Data to process Start Marker

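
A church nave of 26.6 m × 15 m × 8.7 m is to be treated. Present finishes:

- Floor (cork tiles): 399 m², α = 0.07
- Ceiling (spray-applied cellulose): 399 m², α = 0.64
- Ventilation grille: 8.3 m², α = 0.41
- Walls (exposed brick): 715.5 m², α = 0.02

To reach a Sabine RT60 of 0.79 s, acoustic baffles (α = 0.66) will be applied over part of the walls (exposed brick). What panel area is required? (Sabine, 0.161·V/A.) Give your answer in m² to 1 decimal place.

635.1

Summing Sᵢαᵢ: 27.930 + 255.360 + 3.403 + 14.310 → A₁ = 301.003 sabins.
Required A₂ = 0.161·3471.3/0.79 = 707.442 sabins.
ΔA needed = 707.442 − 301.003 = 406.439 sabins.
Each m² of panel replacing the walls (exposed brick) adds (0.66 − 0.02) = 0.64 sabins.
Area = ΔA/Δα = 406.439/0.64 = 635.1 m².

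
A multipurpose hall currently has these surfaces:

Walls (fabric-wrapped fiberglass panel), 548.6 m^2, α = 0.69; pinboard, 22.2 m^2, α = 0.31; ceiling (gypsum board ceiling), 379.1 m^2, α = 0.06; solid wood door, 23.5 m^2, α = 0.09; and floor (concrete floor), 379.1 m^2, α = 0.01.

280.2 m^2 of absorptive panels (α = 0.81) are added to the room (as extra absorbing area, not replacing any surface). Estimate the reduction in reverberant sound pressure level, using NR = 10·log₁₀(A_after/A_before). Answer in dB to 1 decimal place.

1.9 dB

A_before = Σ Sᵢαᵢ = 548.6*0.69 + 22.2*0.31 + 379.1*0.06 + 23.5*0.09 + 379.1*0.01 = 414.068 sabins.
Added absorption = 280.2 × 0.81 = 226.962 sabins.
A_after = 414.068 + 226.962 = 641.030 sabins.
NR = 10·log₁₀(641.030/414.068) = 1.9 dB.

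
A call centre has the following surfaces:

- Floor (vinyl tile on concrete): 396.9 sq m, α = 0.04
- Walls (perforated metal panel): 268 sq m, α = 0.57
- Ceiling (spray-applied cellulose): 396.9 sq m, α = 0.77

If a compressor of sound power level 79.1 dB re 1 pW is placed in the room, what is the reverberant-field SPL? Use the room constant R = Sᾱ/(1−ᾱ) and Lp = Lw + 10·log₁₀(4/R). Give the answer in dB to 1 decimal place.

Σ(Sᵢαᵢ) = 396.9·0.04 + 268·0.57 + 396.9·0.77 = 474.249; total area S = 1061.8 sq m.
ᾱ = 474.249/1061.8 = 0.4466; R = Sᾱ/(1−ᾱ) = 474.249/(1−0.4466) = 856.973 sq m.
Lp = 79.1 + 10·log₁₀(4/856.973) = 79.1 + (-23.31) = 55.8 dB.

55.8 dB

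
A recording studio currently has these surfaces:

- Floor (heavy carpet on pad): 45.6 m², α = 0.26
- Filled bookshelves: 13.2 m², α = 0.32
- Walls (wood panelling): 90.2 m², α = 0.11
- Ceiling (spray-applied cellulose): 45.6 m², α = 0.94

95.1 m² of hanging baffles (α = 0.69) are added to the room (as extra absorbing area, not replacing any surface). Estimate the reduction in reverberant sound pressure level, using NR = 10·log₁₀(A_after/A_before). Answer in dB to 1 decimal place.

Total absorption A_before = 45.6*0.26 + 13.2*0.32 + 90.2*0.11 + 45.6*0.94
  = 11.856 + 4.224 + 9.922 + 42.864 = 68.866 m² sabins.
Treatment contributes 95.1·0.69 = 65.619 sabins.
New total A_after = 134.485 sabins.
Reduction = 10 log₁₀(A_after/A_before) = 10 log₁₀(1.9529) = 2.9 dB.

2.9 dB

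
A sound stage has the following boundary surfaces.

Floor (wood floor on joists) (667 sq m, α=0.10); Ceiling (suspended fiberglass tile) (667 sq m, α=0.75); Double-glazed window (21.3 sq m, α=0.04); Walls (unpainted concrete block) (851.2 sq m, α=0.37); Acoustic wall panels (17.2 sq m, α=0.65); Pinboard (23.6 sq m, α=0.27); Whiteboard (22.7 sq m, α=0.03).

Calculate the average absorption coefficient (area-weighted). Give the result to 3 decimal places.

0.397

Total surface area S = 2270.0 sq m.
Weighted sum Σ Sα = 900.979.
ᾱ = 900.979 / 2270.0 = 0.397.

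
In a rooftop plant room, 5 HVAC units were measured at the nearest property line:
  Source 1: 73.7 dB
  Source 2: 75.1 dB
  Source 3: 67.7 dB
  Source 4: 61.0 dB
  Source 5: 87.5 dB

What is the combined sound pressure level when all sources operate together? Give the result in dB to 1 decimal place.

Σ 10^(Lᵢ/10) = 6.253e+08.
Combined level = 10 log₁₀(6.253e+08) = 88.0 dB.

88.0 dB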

Data to process End Marker

Activity: All lines above from the one containing "A call centre" to the one containing "- Ceiling (spray-applied cellulose): 396.9" must be repeated exactly, both lines included, and no others.

Answer to this problem:
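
A call centre has the following surfaces:

- Floor (vinyl tile on concrete): 396.9 sq m, α = 0.04
- Walls (perforated metal panel): 268 sq m, α = 0.57
- Ceiling (spray-applied cellulose): 396.9 sq m, α = 0.77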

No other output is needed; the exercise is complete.